### ACTIVITY
Working from the records below, repeat exactly the lines starting at the line that contains "a12 at (1,4) state=0" and ending at the line that contains "a8 at (3,3) state=R", inclusive.

### DATA FOR THE TASK
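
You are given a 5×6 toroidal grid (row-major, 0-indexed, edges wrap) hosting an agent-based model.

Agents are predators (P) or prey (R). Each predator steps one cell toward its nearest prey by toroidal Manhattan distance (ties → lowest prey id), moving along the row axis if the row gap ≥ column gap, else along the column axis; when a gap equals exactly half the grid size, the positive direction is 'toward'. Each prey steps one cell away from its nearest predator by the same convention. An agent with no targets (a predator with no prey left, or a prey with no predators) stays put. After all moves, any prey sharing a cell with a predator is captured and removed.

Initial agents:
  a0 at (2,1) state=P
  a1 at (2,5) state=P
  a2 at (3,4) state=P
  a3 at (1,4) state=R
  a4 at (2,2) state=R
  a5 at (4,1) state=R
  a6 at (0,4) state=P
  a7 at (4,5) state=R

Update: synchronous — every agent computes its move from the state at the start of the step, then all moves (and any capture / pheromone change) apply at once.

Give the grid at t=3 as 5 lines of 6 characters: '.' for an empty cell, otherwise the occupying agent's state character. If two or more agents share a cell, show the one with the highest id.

......
......
......
...PPR
..R..P

t=1: a0@(2,2):P a1@(1,5):P a2@(2,4):P a4@(2,3):R a5@(0,1):R a6@(1,4):P a7@(0,5):R
t=2: a0@(2,3):P a1@(0,5):P a2@(2,3):P a5@(4,1):R a6@(2,4):P a7@(4,5):R
t=3: a0@(3,3):P a1@(4,5):P a2@(3,3):P a5@(4,2):R a6@(3,4):P a7@(3,5):R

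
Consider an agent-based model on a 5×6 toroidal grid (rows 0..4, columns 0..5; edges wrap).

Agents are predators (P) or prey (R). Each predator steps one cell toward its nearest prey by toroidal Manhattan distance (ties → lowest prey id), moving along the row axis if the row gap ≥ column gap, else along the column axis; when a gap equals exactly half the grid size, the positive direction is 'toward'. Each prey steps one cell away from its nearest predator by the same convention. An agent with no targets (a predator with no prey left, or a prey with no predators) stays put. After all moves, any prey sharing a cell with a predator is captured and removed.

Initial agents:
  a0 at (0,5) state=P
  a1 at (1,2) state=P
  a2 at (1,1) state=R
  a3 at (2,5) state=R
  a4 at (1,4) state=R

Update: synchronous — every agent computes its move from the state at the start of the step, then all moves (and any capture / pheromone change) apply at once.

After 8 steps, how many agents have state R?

3

t=1: a0@(1,5):P a1@(1,1):P a2@(1,0):R a3@(3,5):R a4@(2,4):R
t=2: a0@(1,0):P a1@(1,0):P a2@(1,1):R a3@(4,5):R a4@(3,4):R
t=3: a0@(1,1):P a1@(1,1):P a2@(1,2):R a3@(3,5):R a4@(4,4):R
t=4: a0@(1,2):P a1@(1,2):P a2@(1,3):R a3@(4,5):R a4@(4,3):R
t=5: a0@(1,3):P a1@(1,3):P a2@(1,4):R a3@(4,4):R a4@(3,3):R
t=6: a0@(1,4):P a1@(1,4):P a2@(1,5):R a3@(3,4):R a4@(4,3):R
t=7: a0@(1,5):P a1@(1,5):P a2@(1,0):R a3@(4,4):R a4@(3,3):R
t=8: a0@(1,0):P a1@(1,0):P a2@(1,1):R a3@(3,4):R a4@(4,3):R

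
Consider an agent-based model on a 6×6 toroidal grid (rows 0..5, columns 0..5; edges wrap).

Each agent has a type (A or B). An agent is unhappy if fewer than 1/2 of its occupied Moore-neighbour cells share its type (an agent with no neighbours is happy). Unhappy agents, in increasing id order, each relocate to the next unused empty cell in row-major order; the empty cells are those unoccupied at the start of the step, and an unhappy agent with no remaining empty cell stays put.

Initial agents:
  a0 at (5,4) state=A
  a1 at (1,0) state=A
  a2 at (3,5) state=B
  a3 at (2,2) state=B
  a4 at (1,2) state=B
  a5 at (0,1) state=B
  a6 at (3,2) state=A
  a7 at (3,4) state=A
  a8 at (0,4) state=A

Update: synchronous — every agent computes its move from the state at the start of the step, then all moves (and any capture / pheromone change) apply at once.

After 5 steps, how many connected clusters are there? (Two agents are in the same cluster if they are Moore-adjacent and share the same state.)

2

t=1: a0@(5,4):A a1@(0,0):A a2@(0,2):B a3@(2,2):B a4@(1,2):B a5@(0,1):B a6@(0,3):A a7@(0,5):A a8@(0,4):A
t=2: (unchanged — steady state)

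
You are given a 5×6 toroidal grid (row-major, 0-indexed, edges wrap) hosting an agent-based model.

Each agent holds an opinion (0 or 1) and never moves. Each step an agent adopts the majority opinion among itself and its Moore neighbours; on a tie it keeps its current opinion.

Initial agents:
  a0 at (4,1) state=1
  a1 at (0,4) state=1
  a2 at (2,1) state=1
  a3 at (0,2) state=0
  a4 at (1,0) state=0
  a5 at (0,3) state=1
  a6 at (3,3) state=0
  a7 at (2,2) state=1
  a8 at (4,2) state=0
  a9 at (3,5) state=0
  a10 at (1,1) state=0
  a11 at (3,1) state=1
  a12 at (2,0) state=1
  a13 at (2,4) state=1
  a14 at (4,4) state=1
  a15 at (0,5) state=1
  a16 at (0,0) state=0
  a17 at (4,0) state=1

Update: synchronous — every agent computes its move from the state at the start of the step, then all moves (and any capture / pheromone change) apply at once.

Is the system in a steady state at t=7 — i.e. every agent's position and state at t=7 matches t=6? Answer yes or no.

t=1: a0@(4,1):1 a1@(0,4):1 a2@(2,1):1 a3@(0,2):0 a4@(1,0):0 a5@(0,3):1 a6@(3,3):1 a7@(2,2):1 a8@(4,2):0 a9@(3,5):1 a10@(1,1):0 a11@(3,1):1 a12@(2,0):1 a13@(2,4):0 a14@(4,4):1 a15@(0,5):1 a16@(0,0):0 a17@(4,0):1
t=2: a0@(4,1):1 a1@(0,4):1 a2@(2,1):1 a3@(0,2):0 a4@(1,0):0 a5@(0,3):1 a6@(3,3):1 a7@(2,2):1 a8@(4,2):1 a9@(3,5):1 a10@(1,1):0 a11@(3,1):1 a12@(2,0):1 a13@(2,4):1 a14@(4,4):1 a15@(0,5):1 a16@(0,0):0 a17@(4,0):1
t=3: a0@(4,1):1 a1@(0,4):1 a2@(2,1):1 a3@(0,2):1 a4@(1,0):0 a5@(0,3):1 a6@(3,3):1 a7@(2,2):1 a8@(4,2):1 a9@(3,5):1 a10@(1,1):0 a11@(3,1):1 a12@(2,0):1 a13@(2,4):1 a14@(4,4):1 a15@(0,5):1 a16@(0,0):0 a17@(4,0):1
t=4: a0@(4,1):1 a1@(0,4):1 a2@(2,1):1 a3@(0,2):1 a4@(1,0):0 a5@(0,3):1 a6@(3,3):1 a7@(2,2):1 a8@(4,2):1 a9@(3,5):1 a10@(1,1):1 a11@(3,1):1 a12@(2,0):1 a13@(2,4):1 a14@(4,4):1 a15@(0,5):1 a16@(0,0):0 a17@(4,0):1
t=5: a0@(4,1):1 a1@(0,4):1 a2@(2,1):1 a3@(0,2):1 a4@(1,0):1 a5@(0,3):1 a6@(3,3):1 a7@(2,2):1 a8@(4,2):1 a9@(3,5):1 a10@(1,1):1 a11@(3,1):1 a12@(2,0):1 a13@(2,4):1 a14@(4,4):1 a15@(0,5):1 a16@(0,0):1 a17@(4,0):1
t=6: (unchanged — steady state)

yes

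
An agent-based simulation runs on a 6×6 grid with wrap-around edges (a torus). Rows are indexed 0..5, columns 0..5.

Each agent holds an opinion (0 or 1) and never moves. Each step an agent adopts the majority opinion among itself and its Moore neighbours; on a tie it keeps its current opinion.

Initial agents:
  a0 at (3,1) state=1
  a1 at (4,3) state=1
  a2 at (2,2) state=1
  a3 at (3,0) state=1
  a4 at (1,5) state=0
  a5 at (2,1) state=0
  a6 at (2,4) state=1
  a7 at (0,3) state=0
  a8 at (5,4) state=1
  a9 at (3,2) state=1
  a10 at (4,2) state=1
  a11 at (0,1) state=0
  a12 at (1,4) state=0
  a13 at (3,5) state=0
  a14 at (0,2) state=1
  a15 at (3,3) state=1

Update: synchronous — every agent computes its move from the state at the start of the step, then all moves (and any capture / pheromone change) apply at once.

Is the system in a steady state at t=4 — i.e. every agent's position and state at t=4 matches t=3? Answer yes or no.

t=1: a0@(3,1):1 a1@(4,3):1 a2@(2,2):1 a3@(3,0):1 a4@(1,5):0 a5@(2,1):1 a6@(2,4):0 a7@(0,3):0 a8@(5,4):1 a9@(3,2):1 a10@(4,2):1 a11@(0,1):0 a12@(1,4):0 a13@(3,5):1 a14@(0,2):0 a15@(3,3):1
t=2: (unchanged — steady state)

yes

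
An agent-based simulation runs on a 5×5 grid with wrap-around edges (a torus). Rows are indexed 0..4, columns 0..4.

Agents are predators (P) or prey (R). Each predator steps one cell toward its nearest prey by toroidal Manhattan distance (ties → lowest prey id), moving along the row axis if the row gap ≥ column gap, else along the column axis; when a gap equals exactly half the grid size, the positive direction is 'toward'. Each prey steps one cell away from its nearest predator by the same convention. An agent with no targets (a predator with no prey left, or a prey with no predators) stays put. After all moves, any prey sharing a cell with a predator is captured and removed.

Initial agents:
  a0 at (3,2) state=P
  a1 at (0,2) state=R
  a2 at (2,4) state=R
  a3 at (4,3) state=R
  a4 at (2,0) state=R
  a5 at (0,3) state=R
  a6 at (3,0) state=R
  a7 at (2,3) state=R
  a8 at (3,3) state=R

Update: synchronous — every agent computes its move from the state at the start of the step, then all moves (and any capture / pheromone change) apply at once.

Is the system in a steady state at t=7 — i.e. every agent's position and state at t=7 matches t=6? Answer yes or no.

t=1: a0@(3,3):P a1@(1,2):R a2@(2,0):R a3@(0,3):R a4@(2,4):R a5@(1,3):R a6@(3,4):R a7@(1,3):R a8@(3,4):R
t=2: a0@(3,4):P a1@(0,2):R a2@(2,1):R a3@(1,3):R a4@(1,4):R a5@(0,3):R a6@(3,0):R a7@(0,3):R a8@(3,0):R
t=3: a0@(3,0):P a1@(1,2):R a2@(2,2):R a3@(0,3):R a4@(0,4):R a5@(1,3):R a6@(3,1):R a7@(1,3):R a8@(3,1):R
t=4: a0@(3,1):P a1@(0,2):R a2@(2,3):R a3@(1,3):R a4@(1,4):R a5@(0,3):R a6@(3,2):R a7@(0,3):R a8@(3,2):R
t=5: a0@(3,2):P a1@(1,2):R a2@(2,4):R a3@(0,3):R a4@(0,4):R a5@(1,3):R a6@(3,3):R a7@(1,3):R a8@(3,3):R
t=6: a0@(3,3):P a1@(0,2):R a2@(2,0):R a3@(1,3):R a4@(1,4):R a5@(0,3):R a6@(3,4):R a7@(0,3):R a8@(3,4):R
t=7: a0@(3,4):P a1@(1,2):R a2@(2,1):R a3@(0,3):R a4@(0,4):R a5@(1,3):R a6@(3,0):R a7@(1,3):R a8@(3,0):R

no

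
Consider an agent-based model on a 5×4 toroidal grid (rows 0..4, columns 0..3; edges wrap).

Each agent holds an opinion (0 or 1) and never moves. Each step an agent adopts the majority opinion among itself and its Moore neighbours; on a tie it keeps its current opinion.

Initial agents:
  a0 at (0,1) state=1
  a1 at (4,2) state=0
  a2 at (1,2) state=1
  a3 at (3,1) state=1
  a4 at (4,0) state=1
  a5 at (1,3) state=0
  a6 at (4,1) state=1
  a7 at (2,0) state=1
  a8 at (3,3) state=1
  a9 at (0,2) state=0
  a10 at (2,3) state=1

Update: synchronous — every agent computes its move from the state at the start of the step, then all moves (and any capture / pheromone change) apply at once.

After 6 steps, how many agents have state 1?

t=1: a0@(0,1):1 a1@(4,2):1 a2@(1,2):1 a3@(3,1):1 a4@(4,0):1 a5@(1,3):1 a6@(4,1):1 a7@(2,0):1 a8@(3,3):1 a9@(0,2):0 a10@(2,3):1
t=2: a0@(0,1):1 a1@(4,2):1 a2@(1,2):1 a3@(3,1):1 a4@(4,0):1 a5@(1,3):1 a6@(4,1):1 a7@(2,0):1 a8@(3,3):1 a9@(0,2):1 a10@(2,3):1
t=3: (unchanged — steady state)

11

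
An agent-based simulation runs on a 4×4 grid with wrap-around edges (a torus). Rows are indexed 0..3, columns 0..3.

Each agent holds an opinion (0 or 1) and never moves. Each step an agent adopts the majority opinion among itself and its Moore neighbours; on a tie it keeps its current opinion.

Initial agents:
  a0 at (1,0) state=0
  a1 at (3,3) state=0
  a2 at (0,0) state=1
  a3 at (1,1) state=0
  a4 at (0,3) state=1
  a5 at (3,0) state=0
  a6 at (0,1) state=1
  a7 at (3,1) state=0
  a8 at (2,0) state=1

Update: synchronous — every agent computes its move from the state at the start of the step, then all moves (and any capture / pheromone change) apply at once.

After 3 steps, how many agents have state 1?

5

t=1: a0@(1,0):1 a1@(3,3):1 a2@(0,0):0 a3@(1,1):1 a4@(0,3):0 a5@(3,0):1 a6@(0,1):0 a7@(3,1):1 a8@(2,0):0
t=2: a0@(1,0):0 a1@(3,3):0 a2@(0,0):1 a3@(1,1):0 a4@(0,3):1 a5@(3,0):0 a6@(0,1):1 a7@(3,1):0 a8@(2,0):1
t=3: a0@(1,0):1 a1@(3,3):1 a2@(0,0):0 a3@(1,1):1 a4@(0,3):0 a5@(3,0):1 a6@(0,1):0 a7@(3,1):1 a8@(2,0):0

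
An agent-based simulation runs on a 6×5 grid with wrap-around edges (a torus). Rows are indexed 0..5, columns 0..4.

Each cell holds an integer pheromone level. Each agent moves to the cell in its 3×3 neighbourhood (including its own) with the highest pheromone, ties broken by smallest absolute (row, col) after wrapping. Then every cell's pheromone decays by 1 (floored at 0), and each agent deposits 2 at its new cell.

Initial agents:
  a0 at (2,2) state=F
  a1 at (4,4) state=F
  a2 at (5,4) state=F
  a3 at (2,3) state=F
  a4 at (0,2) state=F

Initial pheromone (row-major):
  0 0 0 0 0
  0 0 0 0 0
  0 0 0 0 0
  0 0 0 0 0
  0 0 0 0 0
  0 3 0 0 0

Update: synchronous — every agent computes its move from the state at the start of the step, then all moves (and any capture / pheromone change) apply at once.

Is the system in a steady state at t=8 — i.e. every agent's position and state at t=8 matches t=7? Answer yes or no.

t=1: a0@(1,1) a1@(3,0) a2@(0,0) a3@(1,2) a4@(5,1) | pheromone: 2 0 0 0 0 / 0 2 2 0 0 / 0 0 0 0 0 / 2 0 0 0 0 / 0 0 0 0 0 / 0 4 0 0 0
t=2: a0@(0,0) a1@(3,0) a2@(5,1) a3@(1,1) a4@(5,1) | pheromone: 3 0 0 0 0 / 0 3 1 0 0 / 0 0 0 0 0 / 3 0 0 0 0 / 0 0 0 0 0 / 0 7 0 0 0
t=3: a0@(5,1) a1@(3,0) a2@(5,1) a3@(0,0) a4@(5,1) | pheromone: 4 0 0 0 0 / 0 2 0 0 0 / 0 0 0 0 0 / 4 0 0 0 0 / 0 0 0 0 0 / 0 12 0 0 0
t=4: a0@(5,1) a1@(3,0) a2@(5,1) a3@(5,1) a4@(5,1) | pheromone: 3 0 0 0 0 / 0 1 0 0 0 / 0 0 0 0 0 / 5 0 0 0 0 / 0 0 0 0 0 / 0 19 0 0 0
t=5: a0@(5,1) a1@(3,0) a2@(5,1) a3@(5,1) a4@(5,1) | pheromone: 2 0 0 0 0 / 0 0 0 0 0 / 0 0 0 0 0 / 6 0 0 0 0 / 0 0 0 0 0 / 0 26 0 0 0
t=6: a0@(5,1) a1@(3,0) a2@(5,1) a3@(5,1) a4@(5,1) | pheromone: 1 0 0 0 0 / 0 0 0 0 0 / 0 0 0 0 0 / 7 0 0 0 0 / 0 0 0 0 0 / 0 33 0 0 0
t=7: a0@(5,1) a1@(3,0) a2@(5,1) a3@(5,1) a4@(5,1) | pheromone: 0 0 0 0 0 / 0 0 0 0 0 / 0 0 0 0 0 / 8 0 0 0 0 / 0 0 0 0 0 / 0 40 0 0 0
t=8: a0@(5,1) a1@(3,0) a2@(5,1) a3@(5,1) a4@(5,1) | pheromone: 0 0 0 0 0 / 0 0 0 0 0 / 0 0 0 0 0 / 9 0 0 0 0 / 0 0 0 0 0 / 0 47 0 0 0

yes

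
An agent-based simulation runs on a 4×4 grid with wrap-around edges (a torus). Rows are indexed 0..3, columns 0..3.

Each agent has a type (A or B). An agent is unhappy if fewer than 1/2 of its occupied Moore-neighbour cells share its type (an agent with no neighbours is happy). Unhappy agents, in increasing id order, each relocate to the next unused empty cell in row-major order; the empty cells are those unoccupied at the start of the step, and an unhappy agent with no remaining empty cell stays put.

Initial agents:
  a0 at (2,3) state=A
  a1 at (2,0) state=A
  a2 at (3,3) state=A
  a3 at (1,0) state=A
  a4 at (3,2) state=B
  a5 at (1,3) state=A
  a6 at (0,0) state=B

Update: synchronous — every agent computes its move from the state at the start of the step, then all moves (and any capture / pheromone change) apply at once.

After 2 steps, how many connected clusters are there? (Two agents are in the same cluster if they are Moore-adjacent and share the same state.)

2

t=1: a0@(2,3):A a1@(2,0):A a2@(3,3):A a3@(1,0):A a4@(0,1):B a5@(1,3):A a6@(0,2):B
t=2: a0@(2,3):A a1@(2,0):A a2@(3,3):A a3@(1,0):A a4@(0,1):B a5@(1,3):A a6@(0,0):B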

### WRITTEN ANSWER
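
  a12 at (1,4) state=0
  a13 at (3,5) state=0
  a14 at (0,2) state=1
  a15 at (3,3) state=1

Update: synchronous — every agent computes its move from the state at the start of the step, then all moves (and any capture / pheromone change) apply at once.

Is the system in a steady state at t=4 — i.e. every agent's position and state at t=4 matches t=3? Answer yes or no.

t=1: a0@(3,1):1 a1@(4,3):1 a2@(2,2):1 a3@(3,0):1 a4@(1,5):0 a5@(2,1):1 a6@(2,4):0 a7@(0,3):0 a8@(5,4):1 a9@(3,2):1 a10@(4,2):1 a11@(0,1):0 a12@(1,4):0 a13@(3,5):1 a14@(0,2):0 a15@(3,3):1
t=2: (unchanged — steady state)

yes

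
An agent-based simulation runs on a 5×5 grid with wrap-around edges (a torus). Rows are indexed 0..4, columns 0..4.

Agents are predators (P) or prey (R). Each predator steps one cell toward its nearest prey by toroidal Manhattan distance (ties → lowest prey id), moving along the row axis if the row gap ≥ column gap, else along the column axis; when a gap equals exactly half the grid size, the positive direction is 'toward'. Each prey steps one cell away from its nearest predator by the same convention. An agent with no targets (a predator with no prey left, or a prey with no predators) stays put. After all moves, any prey sharing a cell with a predator is captured and removed.

Initial agents:
  a0 at (3,2) state=P
  a1 at (0,2) state=R
  a2 at (2,4) state=R
  a3 at (4,3) state=R
  a4 at (2,0) state=R
  a5 at (0,3) state=R
  a6 at (3,0) state=R
  a7 at (2,3) state=R
  a8 at (3,3) state=R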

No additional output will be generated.